Exercise requirements: Your answer must be an exact copy of the listing below.

Supplied records:
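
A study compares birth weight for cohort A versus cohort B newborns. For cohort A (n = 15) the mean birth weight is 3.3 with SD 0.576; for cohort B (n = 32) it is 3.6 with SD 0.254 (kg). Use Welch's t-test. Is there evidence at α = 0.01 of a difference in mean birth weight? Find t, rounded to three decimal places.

Let group 1 = cohort A, group 2 = cohort B. H0: μ_1 = μ_2; H1: μ_1 ≠ μ_2 (Welch's two-sample t-test, two-sided).
t = (x̄_1 − x̄_2)/√(s_1²/n_1 + s_2²/n_2) = (3.3 − 3.6)/√(0.576²/15 + 0.254²/32) = -1.931
Welch–Satterthwaite df ≈ 16.61
Two-sided p-value ≈ 0.071
Since p ≈ 0.071 > α = 0.01, fail to reject H0; the data do not provide sufficient evidence against H0.

-1.931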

Solution:
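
A study compares birth weight for cohort A versus cohort B newborns. For cohort A (n = 15) the mean birth weight is 3.3 with SD 0.576; for cohort B (n = 32) it is 3.6 with SD 0.254 (kg). Use Welch's t-test. Is there evidence at α = 0.01 of a difference in mean birth weight? Find t, rounded to three decimal places.

Let group 1 = cohort A, group 2 = cohort B. H0: μ_1 = μ_2; H1: μ_1 ≠ μ_2 (Welch's two-sample t-test, two-sided).
t = (x̄_1 − x̄_2)/√(s_1²/n_1 + s_2²/n_2) = (3.3 − 3.6)/√(0.576²/15 + 0.254²/32) = -1.931
Welch–Satterthwaite df ≈ 16.61
Two-sided p-value ≈ 0.071
Since p ≈ 0.071 > α = 0.01, fail to reject H0; the data do not provide sufficient evidence against H0.

-1.931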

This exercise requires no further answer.